- _Work to be completed_
A word-for-word transcription of all the data is required.

(Source data)

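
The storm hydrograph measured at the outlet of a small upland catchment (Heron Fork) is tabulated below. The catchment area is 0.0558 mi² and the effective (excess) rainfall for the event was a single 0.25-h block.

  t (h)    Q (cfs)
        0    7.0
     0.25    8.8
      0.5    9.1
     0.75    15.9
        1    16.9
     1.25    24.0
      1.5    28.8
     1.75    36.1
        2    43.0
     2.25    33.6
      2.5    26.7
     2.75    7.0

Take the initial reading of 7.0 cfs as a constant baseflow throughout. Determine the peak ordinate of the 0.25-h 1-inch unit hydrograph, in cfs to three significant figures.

Direct runoff: 0.0, 1.8, 2.1, 8.9, 9.9, 17.0, 21.8, 29.1, 36.0, 26.6, 19.7, 0.0 cfs; ΣQ_DR = 172.9 cfs, peak = 36.0 cfs.
Runoff depth d = ΣQ_DR·Δt / A = 172.9 × 900 / (0.0558 mi²) = 1.200 in.
The 1-inch UH is the DRH scaled by (1 in)/d, so U_p = 36.0 × 1/1.200 = 30.0 cfs.

U_p ≈ 30.0 cfs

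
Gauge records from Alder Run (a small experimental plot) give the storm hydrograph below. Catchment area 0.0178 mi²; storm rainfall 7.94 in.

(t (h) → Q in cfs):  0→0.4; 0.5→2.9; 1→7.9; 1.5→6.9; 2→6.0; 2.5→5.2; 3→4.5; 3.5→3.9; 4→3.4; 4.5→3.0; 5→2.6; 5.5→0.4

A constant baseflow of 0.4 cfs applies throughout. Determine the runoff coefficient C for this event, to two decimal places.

ΣQ_DR = 42.30 cfs; V = ΣQ_DR·Δt = 76140 ft³.
Runoff depth d = V / A = 1.841 in.
C = d / P = 1.841 / 7.94 = 0.23.

C ≈ 0.23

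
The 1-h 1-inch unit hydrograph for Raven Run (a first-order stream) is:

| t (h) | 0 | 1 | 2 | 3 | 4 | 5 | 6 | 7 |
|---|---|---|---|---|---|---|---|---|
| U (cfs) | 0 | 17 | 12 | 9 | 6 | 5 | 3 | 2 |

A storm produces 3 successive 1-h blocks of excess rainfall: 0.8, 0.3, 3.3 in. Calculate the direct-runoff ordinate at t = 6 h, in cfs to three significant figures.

By discrete convolution, Q_j = Σ (P_i / 1 in) · U_{j−i}.
At t = 6 h (j=6): Q = (0.8/1)·3 + (0.3/1)·5 + (3.3/1)·6 = 23.7 cfs.

Q ≈ 23.7 cfs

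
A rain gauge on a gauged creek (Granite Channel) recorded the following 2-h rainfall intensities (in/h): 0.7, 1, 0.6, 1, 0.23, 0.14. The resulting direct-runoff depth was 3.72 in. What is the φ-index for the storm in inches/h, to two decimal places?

Only the 4 blocks with intensity above φ contribute runoff: 0.7, 1, 0.6, 1 in/h.
Σ(I−φ)·Δt = d  ⇒  (0.7+1+0.6+1 − 4φ)·2 = 3.72
φ = (3.300 − 3.72/2) / 4 = 0.36 in/h.

φ ≈ 0.36 in/h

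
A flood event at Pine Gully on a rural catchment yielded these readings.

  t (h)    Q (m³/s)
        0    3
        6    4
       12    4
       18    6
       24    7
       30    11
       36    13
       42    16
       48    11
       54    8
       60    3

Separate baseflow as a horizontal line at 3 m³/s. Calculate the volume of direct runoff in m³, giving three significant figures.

Direct-runoff ordinates (Q − Q_b): 0.0, 1.0, 1.0, 3.0, 4.0, 8.0, 10.0, 13.0, 8.0, 5.0, 0.0 m³/s.
ΣQ_DR = 53.00 m³/s.
With Δt = 6 h = 21600 s, V = ΣQ_DR · Δt = 53.00 × 21600 = 1.14 × 10^6 m³.

V ≈ 1.14 × 10^6 m³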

(End Source data)

- _Response for this exercise_
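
The storm hydrograph measured at the outlet of a small upland catchment (Heron Fork) is tabulated below. The catchment area is 0.0558 mi² and the effective (excess) rainfall for the event was a single 0.25-h block.

  t (h)    Q (cfs)
        0    7.0
     0.25    8.8
      0.5    9.1
     0.75    15.9
        1    16.9
     1.25    24.0
      1.5    28.8
     1.75    36.1
        2    43.0
     2.25    33.6
      2.5    26.7
     2.75    7.0

Take the initial reading of 7.0 cfs as a constant baseflow throughout. Determine the peak ordinate of the 0.25-h 1-inch unit hydrograph, in cfs to three significant figures.

Direct runoff: 0.0, 1.8, 2.1, 8.9, 9.9, 17.0, 21.8, 29.1, 36.0, 26.6, 19.7, 0.0 cfs; ΣQ_DR = 172.9 cfs, peak = 36.0 cfs.
Runoff depth d = ΣQ_DR·Δt / A = 172.9 × 900 / (0.0558 mi²) = 1.200 in.
The 1-inch UH is the DRH scaled by (1 in)/d, so U_p = 36.0 × 1/1.200 = 30.0 cfs.

U_p ≈ 30.0 cfs

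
Gauge records from Alder Run (a small experimental plot) give the storm hydrograph below. Catchment area 0.0178 mi²; storm rainfall 7.94 in.

(t (h) → Q in cfs):  0→0.4; 0.5→2.9; 1→7.9; 1.5→6.9; 2→6.0; 2.5→5.2; 3→4.5; 3.5→3.9; 4→3.4; 4.5→3.0; 5→2.6; 5.5→0.4

A constant baseflow of 0.4 cfs applies throughout. Determine the runoff coefficient C for this event, to two decimal places.

ΣQ_DR = 42.30 cfs; V = ΣQ_DR·Δt = 76140 ft³.
Runoff depth d = V / A = 1.841 in.
C = d / P = 1.841 / 7.94 = 0.23.

C ≈ 0.23

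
The 1-h 1-inch unit hydrograph for Raven Run (a first-order stream) is:

| t (h) | 0 | 1 | 2 | 3 | 4 | 5 | 6 | 7 |
|---|---|---|---|---|---|---|---|---|
| U (cfs) | 0 | 17 | 12 | 9 | 6 | 5 | 3 | 2 |

A storm produces 3 successive 1-h blocks of excess rainfall: 0.8, 0.3, 3.3 in. Calculate the direct-runoff ordinate at t = 6 h, in cfs to three significant figures.

By discrete convolution, Q_j = Σ (P_i / 1 in) · U_{j−i}.
At t = 6 h (j=6): Q = (0.8/1)·3 + (0.3/1)·5 + (3.3/1)·6 = 23.7 cfs.

Q ≈ 23.7 cfs

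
A rain gauge on a gauged creek (Granite Channel) recorded the following 2-h rainfall intensities (in/h): 0.7, 1, 0.6, 1, 0.23, 0.14. The resulting direct-runoff depth was 3.72 in. What is the φ-index for the storm in inches/h, to two decimal places?

Only the 4 blocks with intensity above φ contribute runoff: 0.7, 1, 0.6, 1 in/h.
Σ(I−φ)·Δt = d  ⇒  (0.7+1+0.6+1 − 4φ)·2 = 3.72
φ = (3.300 − 3.72/2) / 4 = 0.36 in/h.

φ ≈ 0.36 in/h

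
A flood event at Pine Gully on a rural catchment yielded these readings.

  t (h)    Q (m³/s)
        0    3
        6    4
       12    4
       18    6
       24    7
       30    11
       36    13
       42    16
       48    11
       54    8
       60    3

Separate baseflow as a horizontal line at 3 m³/s. Calculate the volume of direct runoff in m³, giving three significant figures.

Direct-runoff ordinates (Q − Q_b): 0.0, 1.0, 1.0, 3.0, 4.0, 8.0, 10.0, 13.0, 8.0, 5.0, 0.0 m³/s.
ΣQ_DR = 53.00 m³/s.
With Δt = 6 h = 21600 s, V = ΣQ_DR · Δt = 53.00 × 21600 = 1.14 × 10^6 m³.

V ≈ 1.14 × 10^6 m³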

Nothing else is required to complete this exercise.